▶ _Provided records_:

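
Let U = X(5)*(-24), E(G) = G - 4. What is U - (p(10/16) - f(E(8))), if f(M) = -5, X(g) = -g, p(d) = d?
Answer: 915/8 ≈ 114.38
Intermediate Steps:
E(G) = -4 + G
U = 120 (U = -1*5*(-24) = -5*(-24) = 120)
U - (p(10/16) - f(E(8))) = 120 - (10/16 - 1*(-5)) = 120 - (10*(1/16) + 5) = 120 - (5/8 + 5) = 120 - 1*45/8 = 120 - 45/8 = 915/8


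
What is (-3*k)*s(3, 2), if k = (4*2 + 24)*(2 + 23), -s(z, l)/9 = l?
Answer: 43200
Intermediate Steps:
s(z, l) = -9*l
k = 800 (k = (8 + 24)*25 = 32*25 = 800)
(-3*k)*s(3, 2) = (-3*800)*(-9*2) = -2400*(-18) = 43200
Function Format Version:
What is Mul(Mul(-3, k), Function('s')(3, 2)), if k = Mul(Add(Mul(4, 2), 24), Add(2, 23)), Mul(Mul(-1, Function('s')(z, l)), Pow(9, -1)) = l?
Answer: 43200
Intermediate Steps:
Function('s')(z, l) = Mul(-9, l)
k = 800 (k = Mul(Add(8, 24), 25) = Mul(32, 25) = 800)
Mul(Mul(-3, k), Function('s')(3, 2)) = Mul(Mul(-3, 800), Mul(-9, 2)) = Mul(-2400, -18) = 43200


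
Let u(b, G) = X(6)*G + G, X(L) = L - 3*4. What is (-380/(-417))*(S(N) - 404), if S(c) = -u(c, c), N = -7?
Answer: -166820/417 ≈ -400.05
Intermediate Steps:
X(L) = -12 + L (X(L) = L - 12 = -12 + L)
u(b, G) = -5*G (u(b, G) = (-12 + 6)*G + G = -6*G + G = -5*G)
S(c) = 5*c (S(c) = -(-5)*c = 5*c)
(-380/(-417))*(S(N) - 404) = (-380/(-417))*(5*(-7) - 404) = (-380*(-1/417))*(-35 - 404) = (380/417)*(-439) = -166820/417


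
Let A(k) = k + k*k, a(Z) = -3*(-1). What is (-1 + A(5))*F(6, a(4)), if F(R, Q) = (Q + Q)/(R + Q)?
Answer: 58/3 ≈ 19.333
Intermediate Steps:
a(Z) = 3
F(R, Q) = 2*Q/(Q + R) (F(R, Q) = (2*Q)/(Q + R) = 2*Q/(Q + R))
A(k) = k + k²
(-1 + A(5))*F(6, a(4)) = (-1 + 5*(1 + 5))*(2*3/(3 + 6)) = (-1 + 5*6)*(2*3/9) = (-1 + 30)*(2*3*(⅑)) = 29*(⅔) = 58/3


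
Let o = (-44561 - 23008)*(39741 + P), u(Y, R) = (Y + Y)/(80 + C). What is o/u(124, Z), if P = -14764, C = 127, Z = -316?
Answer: -349347878991/248 ≈ -1.4087e+9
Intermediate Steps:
u(Y, R) = 2*Y/207 (u(Y, R) = (Y + Y)/(80 + 127) = (2*Y)/207 = (2*Y)*(1/207) = 2*Y/207)
o = -1687670913 (o = (-44561 - 23008)*(39741 - 14764) = -67569*24977 = -1687670913)
o/u(124, Z) = -1687670913/((2/207)*124) = -1687670913/248/207 = -1687670913*207/248 = -349347878991/248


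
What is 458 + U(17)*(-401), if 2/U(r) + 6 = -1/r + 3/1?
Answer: 18725/26 ≈ 720.19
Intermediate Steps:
U(r) = 2/(-3 - 1/r) (U(r) = 2/(-6 + (-1/r + 3/1)) = 2/(-6 + (-1/r + 3*1)) = 2/(-6 + (-1/r + 3)) = 2/(-6 + (3 - 1/r)) = 2/(-3 - 1/r))
458 + U(17)*(-401) = 458 - 2*17/(1 + 3*17)*(-401) = 458 - 2*17/(1 + 51)*(-401) = 458 - 2*17/52*(-401) = 458 - 2*17*1/52*(-401) = 458 - 17/26*(-401) = 458 + 6817/26 = 18725/26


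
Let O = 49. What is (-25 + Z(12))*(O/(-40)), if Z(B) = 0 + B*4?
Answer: -1127/40 ≈ -28.175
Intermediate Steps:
Z(B) = 4*B (Z(B) = 0 + 4*B = 4*B)
(-25 + Z(12))*(O/(-40)) = (-25 + 4*12)*(49/(-40)) = (-25 + 48)*(49*(-1/40)) = 23*(-49/40) = -1127/40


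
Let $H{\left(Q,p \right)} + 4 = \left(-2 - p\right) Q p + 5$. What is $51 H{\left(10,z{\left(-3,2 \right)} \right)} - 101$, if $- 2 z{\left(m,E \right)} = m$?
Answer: $- \frac{5455}{2} \approx -2727.5$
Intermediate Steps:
$z{\left(m,E \right)} = - \frac{m}{2}$
$H{\left(Q,p \right)} = 1 + Q p \left(-2 - p\right)$ ($H{\left(Q,p \right)} = -4 + \left(\left(-2 - p\right) Q p + 5\right) = -4 + \left(Q \left(-2 - p\right) p + 5\right) = -4 + \left(Q p \left(-2 - p\right) + 5\right) = -4 + \left(5 + Q p \left(-2 - p\right)\right) = 1 + Q p \left(-2 - p\right)$)
$51 H{\left(10,z{\left(-3,2 \right)} \right)} - 101 = 51 \left(1 - 10 \left(\left(- \frac{1}{2}\right) \left(-3\right)\right)^{2} - 20 \left(\left(- \frac{1}{2}\right) \left(-3\right)\right)\right) - 101 = 51 \left(1 - 10 \left(\frac{3}{2}\right)^{2} - 20 \cdot \frac{3}{2}\right) - 101 = 51 \left(1 - 10 \cdot \frac{9}{4} - 30\right) - 101 = 51 \left(1 - \frac{45}{2} - 30\right) - 101 = 51 \left(- \frac{103}{2}\right) - 101 = - \frac{5253}{2} - 101 = - \frac{5455}{2}$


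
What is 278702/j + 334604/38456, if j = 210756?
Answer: 110377126/11012001 ≈ 10.023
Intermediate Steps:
278702/j + 334604/38456 = 278702/210756 + 334604/38456 = 278702*(1/210756) + 334604*(1/38456) = 139351/105378 + 3637/418 = 110377126/11012001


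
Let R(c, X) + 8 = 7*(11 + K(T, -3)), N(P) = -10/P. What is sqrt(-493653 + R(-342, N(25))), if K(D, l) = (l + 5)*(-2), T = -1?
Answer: 34*I*sqrt(427) ≈ 702.58*I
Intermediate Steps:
K(D, l) = -10 - 2*l (K(D, l) = (5 + l)*(-2) = -10 - 2*l)
R(c, X) = 41 (R(c, X) = -8 + 7*(11 + (-10 - 2*(-3))) = -8 + 7*(11 + (-10 + 6)) = -8 + 7*(11 - 4) = -8 + 7*7 = -8 + 49 = 41)
sqrt(-493653 + R(-342, N(25))) = sqrt(-493653 + 41) = sqrt(-493612) = 34*I*sqrt(427)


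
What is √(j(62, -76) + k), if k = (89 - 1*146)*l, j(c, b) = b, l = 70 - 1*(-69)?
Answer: I*√7999 ≈ 89.437*I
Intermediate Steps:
l = 139 (l = 70 + 69 = 139)
k = -7923 (k = (89 - 1*146)*139 = (89 - 146)*139 = -57*139 = -7923)
√(j(62, -76) + k) = √(-76 - 7923) = √(-7999) = I*√7999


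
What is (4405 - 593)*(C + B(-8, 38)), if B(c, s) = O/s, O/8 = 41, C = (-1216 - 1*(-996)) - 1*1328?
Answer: -111493376/19 ≈ -5.8681e+6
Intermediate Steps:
C = -1548 (C = (-1216 + 996) - 1328 = -220 - 1328 = -1548)
O = 328 (O = 8*41 = 328)
B(c, s) = 328/s
(4405 - 593)*(C + B(-8, 38)) = (4405 - 593)*(-1548 + 328/38) = 3812*(-1548 + 328*(1/38)) = 3812*(-1548 + 164/19) = 3812*(-29248/19) = -111493376/19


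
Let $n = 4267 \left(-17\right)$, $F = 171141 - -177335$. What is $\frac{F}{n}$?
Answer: $- \frac{348476}{72539} \approx -4.804$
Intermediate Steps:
$F = 348476$ ($F = 171141 + 177335 = 348476$)
$n = -72539$
$\frac{F}{n} = \frac{348476}{-72539} = 348476 \left(- \frac{1}{72539}\right) = - \frac{348476}{72539}$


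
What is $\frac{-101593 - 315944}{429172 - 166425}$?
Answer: $- \frac{417537}{262747} \approx -1.5891$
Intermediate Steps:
$\frac{-101593 - 315944}{429172 - 166425} = - \frac{417537}{262747}$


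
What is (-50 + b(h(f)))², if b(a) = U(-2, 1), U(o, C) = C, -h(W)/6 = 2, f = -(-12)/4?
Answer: 2401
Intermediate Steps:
f = 3 (f = -(-12)/4 = -4*(-¾) = 3)
h(W) = -12 (h(W) = -6*2 = -12)
b(a) = 1
(-50 + b(h(f)))² = (-50 + 1)² = (-49)² = 2401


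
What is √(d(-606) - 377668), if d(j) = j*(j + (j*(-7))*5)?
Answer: 2*I*√3215923 ≈ 3586.6*I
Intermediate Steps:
d(j) = -34*j² (d(j) = j*(j - 7*j*5) = j*(j - 35*j) = j*(-34*j) = -34*j²)
√(d(-606) - 377668) = √(-34*(-606)² - 377668) = √(-34*367236 - 377668) = √(-12486024 - 377668) = √(-12863692) = 2*I*√3215923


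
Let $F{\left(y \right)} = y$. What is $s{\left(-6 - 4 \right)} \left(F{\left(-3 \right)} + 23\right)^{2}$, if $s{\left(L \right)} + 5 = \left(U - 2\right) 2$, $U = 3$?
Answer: $-1200$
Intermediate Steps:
$s{\left(L \right)} = -3$ ($s{\left(L \right)} = -5 + \left(3 - 2\right) 2 = -5 + 1 \cdot 2 = -5 + 2 = -3$)
$s{\left(-6 - 4 \right)} \left(F{\left(-3 \right)} + 23\right)^{2} = - 3 \left(-3 + 23\right)^{2} = - 3 \cdot 20^{2} = \left(-3\right) 400 = -1200$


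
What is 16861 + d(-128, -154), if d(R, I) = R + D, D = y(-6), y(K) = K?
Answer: 16727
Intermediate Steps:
D = -6
d(R, I) = -6 + R (d(R, I) = R - 6 = -6 + R)
16861 + d(-128, -154) = 16861 + (-6 - 128) = 16861 - 134 = 16727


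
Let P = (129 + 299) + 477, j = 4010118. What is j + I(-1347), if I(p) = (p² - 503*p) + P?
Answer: 6502973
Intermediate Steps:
P = 905 (P = 428 + 477 = 905)
I(p) = 905 + p² - 503*p (I(p) = (p² - 503*p) + 905 = 905 + p² - 503*p)
j + I(-1347) = 4010118 + (905 + (-1347)² - 503*(-1347)) = 4010118 + (905 + 1814409 + 677541) = 4010118 + 2492855 = 6502973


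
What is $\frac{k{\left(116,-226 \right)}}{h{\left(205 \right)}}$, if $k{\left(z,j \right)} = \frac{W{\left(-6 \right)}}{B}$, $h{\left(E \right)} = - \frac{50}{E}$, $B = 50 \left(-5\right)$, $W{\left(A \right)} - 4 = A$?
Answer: $- \frac{41}{1250} \approx -0.0328$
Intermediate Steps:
$W{\left(A \right)} = 4 + A$
$B = -250$
$k{\left(z,j \right)} = \frac{1}{125}$ ($k{\left(z,j \right)} = \frac{4 - 6}{-250} = \left(-2\right) \left(- \frac{1}{250}\right) = \frac{1}{125}$)
$\frac{k{\left(116,-226 \right)}}{h{\left(205 \right)}} = \frac{1}{125 \left(- \frac{50}{205}\right)} = \frac{1}{125 \left(\left(-50\right) \frac{1}{205}\right)} = \frac{1}{125 \left(- \frac{10}{41}\right)} = \frac{1}{125} \left(- \frac{41}{10}\right) = - \frac{41}{1250}$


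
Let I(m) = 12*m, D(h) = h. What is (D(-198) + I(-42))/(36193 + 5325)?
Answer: -351/20759 ≈ -0.016908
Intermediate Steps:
(D(-198) + I(-42))/(36193 + 5325) = (-198 + 12*(-42))/(36193 + 5325) = (-198 - 504)/41518 = -702*1/41518 = -351/20759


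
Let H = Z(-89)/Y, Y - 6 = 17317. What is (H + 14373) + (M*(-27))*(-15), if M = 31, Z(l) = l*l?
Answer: 466481665/17323 ≈ 26928.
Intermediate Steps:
Y = 17323 (Y = 6 + 17317 = 17323)
Z(l) = l²
H = 7921/17323 (H = (-89)²/17323 = 7921*(1/17323) = 7921/17323 ≈ 0.45725)
(H + 14373) + (M*(-27))*(-15) = (7921/17323 + 14373) + (31*(-27))*(-15) = 248991400/17323 - 837*(-15) = 248991400/17323 + 12555 = 466481665/17323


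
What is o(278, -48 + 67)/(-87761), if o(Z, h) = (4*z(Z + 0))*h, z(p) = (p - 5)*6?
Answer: -6552/4619 ≈ -1.4185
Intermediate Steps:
z(p) = -30 + 6*p (z(p) = (-5 + p)*6 = -30 + 6*p)
o(Z, h) = h*(-120 + 24*Z) (o(Z, h) = (4*(-30 + 6*(Z + 0)))*h = (4*(-30 + 6*Z))*h = (-120 + 24*Z)*h = h*(-120 + 24*Z))
o(278, -48 + 67)/(-87761) = (24*(-48 + 67)*(-5 + 278))/(-87761) = (24*19*273)*(-1/87761) = 124488*(-1/87761) = -6552/4619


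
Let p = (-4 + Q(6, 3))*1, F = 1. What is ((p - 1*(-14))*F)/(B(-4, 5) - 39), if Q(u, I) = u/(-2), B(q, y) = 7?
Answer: -7/32 ≈ -0.21875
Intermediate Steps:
Q(u, I) = -u/2 (Q(u, I) = u*(-½) = -u/2)
p = -7 (p = (-4 - ½*6)*1 = (-4 - 3)*1 = -7*1 = -7)
((p - 1*(-14))*F)/(B(-4, 5) - 39) = ((-7 - 1*(-14))*1)/(7 - 39) = ((-7 + 14)*1)/(-32) = (7*1)*(-1/32) = 7*(-1/32) = -7/32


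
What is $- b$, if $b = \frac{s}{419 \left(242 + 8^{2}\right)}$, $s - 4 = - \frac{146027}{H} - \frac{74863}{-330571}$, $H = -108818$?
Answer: $- \frac{66769011221}{1537374544683564} \approx -4.3431 \cdot 10^{-5}$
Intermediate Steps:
$s = \frac{200307033663}{35972075078}$ ($s = 4 - \left(- \frac{146027}{108818} - \frac{74863}{330571}\right) = 4 - - \frac{56418733351}{35972075078} = 4 + \left(\frac{146027}{108818} + \frac{74863}{330571}\right) = 4 + \frac{56418733351}{35972075078} = \frac{200307033663}{35972075078} \approx 5.5684$)
$b = \frac{66769011221}{1537374544683564}$ ($b = \frac{200307033663}{35972075078 \cdot 419 \left(242 + 8^{2}\right)} = \frac{200307033663}{35972075078 \cdot 419 \left(242 + 64\right)} = \frac{200307033663}{35972075078 \cdot 419 \cdot 306} = \frac{200307033663}{35972075078 \cdot 128214} = \frac{200307033663}{35972075078} \cdot \frac{1}{128214} = \frac{66769011221}{1537374544683564} \approx 4.3431 \cdot 10^{-5}$)
$- b = \left(-1\right) \frac{66769011221}{1537374544683564} = - \frac{66769011221}{1537374544683564}$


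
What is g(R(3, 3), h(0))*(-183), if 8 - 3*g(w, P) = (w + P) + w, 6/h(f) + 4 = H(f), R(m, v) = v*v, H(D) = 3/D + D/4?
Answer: 610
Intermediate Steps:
H(D) = 3/D + D/4 (H(D) = 3/D + D*(1/4) = 3/D + D/4)
R(m, v) = v**2
h(f) = 6/(-4 + 3/f + f/4) (h(f) = 6/(-4 + (3/f + f/4)) = 6/(-4 + 3/f + f/4))
g(w, P) = 8/3 - 2*w/3 - P/3 (g(w, P) = 8/3 - ((w + P) + w)/3 = 8/3 - ((P + w) + w)/3 = 8/3 - (P + 2*w)/3 = 8/3 + (-2*w/3 - P/3) = 8/3 - 2*w/3 - P/3)
g(R(3, 3), h(0))*(-183) = (8/3 - 2/3*3**2 - 8*0/(12 + 0*(-16 + 0)))*(-183) = (8/3 - 2/3*9 - 8*0/(12 + 0*(-16)))*(-183) = (8/3 - 6 - 8*0/(12 + 0))*(-183) = (8/3 - 6 - 8*0/12)*(-183) = (8/3 - 6 - 1/3*0)*(-183) = (8/3 - 6 + 0)*(-183) = -10/3*(-183) = 610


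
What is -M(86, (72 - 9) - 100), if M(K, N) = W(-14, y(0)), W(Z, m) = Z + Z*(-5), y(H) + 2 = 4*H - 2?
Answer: -56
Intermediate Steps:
y(H) = -4 + 4*H (y(H) = -2 + (4*H - 2) = -2 + (-2 + 4*H) = -4 + 4*H)
W(Z, m) = -4*Z (W(Z, m) = Z - 5*Z = -4*Z)
M(K, N) = 56 (M(K, N) = -4*(-14) = 56)
-M(86, (72 - 9) - 100) = -1*56 = -56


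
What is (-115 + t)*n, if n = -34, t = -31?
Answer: 4964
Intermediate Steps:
(-115 + t)*n = (-115 - 31)*(-34) = -146*(-34) = 4964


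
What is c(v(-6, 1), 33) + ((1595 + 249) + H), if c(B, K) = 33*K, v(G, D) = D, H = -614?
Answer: 2319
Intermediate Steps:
c(v(-6, 1), 33) + ((1595 + 249) + H) = 33*33 + ((1595 + 249) - 614) = 1089 + (1844 - 614) = 1089 + 1230 = 2319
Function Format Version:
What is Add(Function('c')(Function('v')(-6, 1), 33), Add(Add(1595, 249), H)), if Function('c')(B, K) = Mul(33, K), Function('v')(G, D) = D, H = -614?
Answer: 2319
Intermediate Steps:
Add(Function('c')(Function('v')(-6, 1), 33), Add(Add(1595, 249), H)) = Add(Mul(33, 33), Add(Add(1595, 249), -614)) = Add(1089, Add(1844, -614)) = Add(1089, 1230) = 2319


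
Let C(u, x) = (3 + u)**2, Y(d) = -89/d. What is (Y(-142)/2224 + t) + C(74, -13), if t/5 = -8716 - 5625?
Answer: -20772586919/315808 ≈ -65776.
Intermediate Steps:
t = -71705 (t = 5*(-8716 - 5625) = 5*(-14341) = -71705)
(Y(-142)/2224 + t) + C(74, -13) = (-89/(-142)/2224 - 71705) + (3 + 74)**2 = (-89*(-1/142)*(1/2224) - 71705) + 77**2 = ((89/142)*(1/2224) - 71705) + 5929 = (89/315808 - 71705) + 5929 = -22645012551/315808 + 5929 = -20772586919/315808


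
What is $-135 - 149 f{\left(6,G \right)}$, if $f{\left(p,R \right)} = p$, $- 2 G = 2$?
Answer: $-1029$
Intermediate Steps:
$G = -1$ ($G = \left(- \frac{1}{2}\right) 2 = -1$)
$-135 - 149 f{\left(6,G \right)} = -135 - 894 = -1029$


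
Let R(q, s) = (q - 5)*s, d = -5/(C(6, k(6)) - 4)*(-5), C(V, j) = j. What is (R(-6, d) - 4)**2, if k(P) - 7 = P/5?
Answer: 2128681/441 ≈ 4826.9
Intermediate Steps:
k(P) = 7 + P/5
d = 125/21 (d = -5/((7 + (1/5)*6) - 4)*(-5) = -5/((7 + 6/5) - 4)*(-5) = -5/(41/5 - 4)*(-5) = -5/21/5*(-5) = -5*5/21*(-5) = -25/21*(-5) = 125/21 ≈ 5.9524)
R(q, s) = s*(-5 + q) (R(q, s) = (-5 + q)*s = s*(-5 + q))
(R(-6, d) - 4)**2 = (125*(-5 - 6)/21 - 4)**2 = ((125/21)*(-11) - 4)**2 = (-1375/21 - 4)**2 = (-1459/21)**2 = 2128681/441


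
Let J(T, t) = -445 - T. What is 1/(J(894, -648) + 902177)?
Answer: 1/900838 ≈ 1.1101e-6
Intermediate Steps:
1/(J(894, -648) + 902177) = 1/((-445 - 1*894) + 902177) = 1/((-445 - 894) + 902177) = 1/(-1339 + 902177) = 1/900838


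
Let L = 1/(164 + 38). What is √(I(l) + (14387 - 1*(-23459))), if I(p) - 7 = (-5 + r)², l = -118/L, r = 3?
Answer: √37857 ≈ 194.57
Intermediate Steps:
L = 1/202 ≈ 0.0049505
l = -23836 (l = -118/1/202 = -118*202 = -23836)
I(p) = 11 (I(p) = 7 + (-5 + 3)² = 7 + (-2)² = 7 + 4 = 11)
√(I(l) + (14387 - 1*(-23459))) = √(11 + (14387 - 1*(-23459))) = √(11 + (14387 + 23459)) = √(11 + 37846) = √37857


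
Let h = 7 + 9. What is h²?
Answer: 256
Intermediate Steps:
h = 16
h² = 16² = 256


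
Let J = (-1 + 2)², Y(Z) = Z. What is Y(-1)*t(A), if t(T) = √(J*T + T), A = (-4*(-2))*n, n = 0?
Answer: 0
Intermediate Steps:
J = 1 (J = 1² = 1)
A = 0 (A = -4*(-2)*0 = 8*0 = 0)
t(T) = √2*√T (t(T) = √(1*T + T) = √(T + T) = √(2*T) = √2*√T)
Y(-1)*t(A) = -√2*√0 = -√2*0 = -1*0 = 0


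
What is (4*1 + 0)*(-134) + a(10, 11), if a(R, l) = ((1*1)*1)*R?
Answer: -526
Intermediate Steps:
a(R, l) = R (a(R, l) = (1*1)*R = 1*R = R)
(4*1 + 0)*(-134) + a(10, 11) = (4*1 + 0)*(-134) + 10 = (4 + 0)*(-134) + 10 = 4*(-134) + 10 = -536 + 10 = -526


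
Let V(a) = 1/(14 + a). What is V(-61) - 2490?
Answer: -117031/47 ≈ -2490.0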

▶ _Task to complete_: Reproducing the whole listing above is not the task. Copy exactly only the lines from the one with "Answer: 2*I*√3215923 ≈ 3586.6*I" to the one with "Answer: 6502973", both kept.

▶ _Answer space_:
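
Answer: 2*I*√3215923 ≈ 3586.6*I
Intermediate Steps:
d(j) = -34*j² (d(j) = j*(j - 7*j*5) = j*(j - 35*j) = j*(-34*j) = -34*j²)
√(d(-606) - 377668) = √(-34*(-606)² - 377668) = √(-34*367236 - 377668) = √(-12486024 - 377668) = √(-12863692) = 2*I*√3215923


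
Let $F{\left(y \right)} = y$. What is $s{\left(-6 - 4 \right)} \left(F{\left(-3 \right)} + 23\right)^{2}$, if $s{\left(L \right)} + 5 = \left(U - 2\right) 2$, $U = 3$?
Answer: $-1200$
Intermediate Steps:
$s{\left(L \right)} = -3$ ($s{\left(L \right)} = -5 + \left(3 - 2\right) 2 = -5 + 1 \cdot 2 = -5 + 2 = -3$)
$s{\left(-6 - 4 \right)} \left(F{\left(-3 \right)} + 23\right)^{2} = - 3 \left(-3 + 23\right)^{2} = - 3 \cdot 20^{2} = \left(-3\right) 400 = -1200$


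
What is 16861 + d(-128, -154), if d(R, I) = R + D, D = y(-6), y(K) = K?
Answer: 16727
Intermediate Steps:
D = -6
d(R, I) = -6 + R (d(R, I) = R - 6 = -6 + R)
16861 + d(-128, -154) = 16861 + (-6 - 128) = 16861 - 134 = 16727


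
Let P = (129 + 299) + 477, j = 4010118. What is j + I(-1347), if I(p) = (p² - 503*p) + P?
Answer: 6502973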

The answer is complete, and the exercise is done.